## Work task
Transcribe each of the entries exactly.

## Records for processing
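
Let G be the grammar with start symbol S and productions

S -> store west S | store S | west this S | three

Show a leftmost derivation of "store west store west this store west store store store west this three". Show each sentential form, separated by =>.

S => store west S   [S -> store west S]
store west S => store west store S   [S -> store S]
store west store S => store west store west this S   [S -> west this S]
store west store west this S => store west store west this store west S   [S -> store west S]
store west store west this store west S => store west store west this store west store S   [S -> store S]
store west store west this store west store S => store west store west this store west store store S   [S -> store S]
store west store west this store west store store S => store west store west this store west store store store S   [S -> store S]
store west store west this store west store store store S => store west store west this store west store store store west this S   [S -> west this S]
store west store west this store west store store store west this S => store west store west this store west store store store west this three   [S -> three]

S => store west S => store west store S => store west store west this S => store west store west this store west S => store west store west this store west store S => store west store west this store west store store S => store west store west this store west store store store S => store west store west this store west store store store west this S => store west store west this store west store store store west this three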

## Expected output
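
Let G be the grammar with start symbol S and productions

S -> store west S | store S | west this S | three

Show a leftmost derivation of "store west store west this store west store store store west this three". Show each sentential form, separated by =>.

S => store west S   [S -> store west S]
store west S => store west store S   [S -> store S]
store west store S => store west store west this S   [S -> west this S]
store west store west this S => store west store west this store west S   [S -> store west S]
store west store west this store west S => store west store west this store west store S   [S -> store S]
store west store west this store west store S => store west store west this store west store store S   [S -> store S]
store west store west this store west store store S => store west store west this store west store store store S   [S -> store S]
store west store west this store west store store store S => store west store west this store west store store store west this S   [S -> west this S]
store west store west this store west store store store west this S => store west store west this store west store store store west this three   [S -> three]

S => store west S => store west store S => store west store west this S => store west store west this store west S => store west store west this store west store S => store west store west this store west store store S => store west store west this store west store store store S => store west store west this store west store store store west this S => store west store west this store west store store store west this three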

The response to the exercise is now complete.